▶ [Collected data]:

== Segment start ==

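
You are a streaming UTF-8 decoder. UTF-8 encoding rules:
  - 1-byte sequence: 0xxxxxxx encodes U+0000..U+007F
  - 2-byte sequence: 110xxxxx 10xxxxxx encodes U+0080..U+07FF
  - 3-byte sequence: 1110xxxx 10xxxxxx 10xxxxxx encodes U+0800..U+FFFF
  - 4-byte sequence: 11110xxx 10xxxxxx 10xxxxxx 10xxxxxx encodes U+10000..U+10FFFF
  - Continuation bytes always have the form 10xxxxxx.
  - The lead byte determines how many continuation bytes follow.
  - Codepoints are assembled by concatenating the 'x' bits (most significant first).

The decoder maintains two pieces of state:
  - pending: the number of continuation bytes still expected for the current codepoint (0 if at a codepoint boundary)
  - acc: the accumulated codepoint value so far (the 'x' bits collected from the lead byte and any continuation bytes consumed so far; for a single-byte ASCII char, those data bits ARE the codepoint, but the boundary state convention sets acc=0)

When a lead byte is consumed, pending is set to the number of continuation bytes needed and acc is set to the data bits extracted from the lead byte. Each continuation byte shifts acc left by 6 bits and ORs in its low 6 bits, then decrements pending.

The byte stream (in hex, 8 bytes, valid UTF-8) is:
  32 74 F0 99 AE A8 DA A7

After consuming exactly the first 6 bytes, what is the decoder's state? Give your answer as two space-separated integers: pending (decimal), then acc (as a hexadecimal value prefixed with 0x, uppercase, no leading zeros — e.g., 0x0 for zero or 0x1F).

Byte[0]=32: 1-byte. pending=0, acc=0x0
Byte[1]=74: 1-byte. pending=0, acc=0x0
Byte[2]=F0: 4-byte lead. pending=3, acc=0x0
Byte[3]=99: continuation. acc=(acc<<6)|0x19=0x19, pending=2
Byte[4]=AE: continuation. acc=(acc<<6)|0x2E=0x66E, pending=1
Byte[5]=A8: continuation. acc=(acc<<6)|0x28=0x19BA8, pending=0

Answer: 0 0x19BA8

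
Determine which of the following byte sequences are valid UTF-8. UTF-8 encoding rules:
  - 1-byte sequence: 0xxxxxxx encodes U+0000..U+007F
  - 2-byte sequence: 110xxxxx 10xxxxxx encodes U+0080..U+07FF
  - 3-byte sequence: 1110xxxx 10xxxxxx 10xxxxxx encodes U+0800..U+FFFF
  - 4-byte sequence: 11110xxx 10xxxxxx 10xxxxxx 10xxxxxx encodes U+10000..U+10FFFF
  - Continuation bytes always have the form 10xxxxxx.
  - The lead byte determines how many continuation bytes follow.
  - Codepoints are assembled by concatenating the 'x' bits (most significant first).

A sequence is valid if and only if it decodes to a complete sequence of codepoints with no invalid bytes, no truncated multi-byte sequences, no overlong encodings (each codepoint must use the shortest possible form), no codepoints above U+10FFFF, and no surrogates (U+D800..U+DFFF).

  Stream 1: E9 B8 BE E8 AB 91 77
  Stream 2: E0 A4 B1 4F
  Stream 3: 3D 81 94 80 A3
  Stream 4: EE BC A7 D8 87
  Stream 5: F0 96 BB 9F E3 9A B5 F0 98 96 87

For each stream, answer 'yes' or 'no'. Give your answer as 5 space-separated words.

Stream 1: decodes cleanly. VALID
Stream 2: decodes cleanly. VALID
Stream 3: error at byte offset 1. INVALID
Stream 4: decodes cleanly. VALID
Stream 5: decodes cleanly. VALID

Answer: yes yes no yes yes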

== Segment end ==

▶ [WHAT TO PRODUCE]:
From the entries above, show each line that includes the string "boundary".

▶ [RESPONSE]:
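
  - pending: the number of continuation bytes still expected for the current codepoint (0 if at a codepoint boundary)
  - acc: the accumulated codepoint value so far (the 'x' bits collected from the lead byte and any continuation bytes consumed so far; for a single-byte ASCII char, those data bits ARE the codepoint, but the boundary state convention sets acc=0)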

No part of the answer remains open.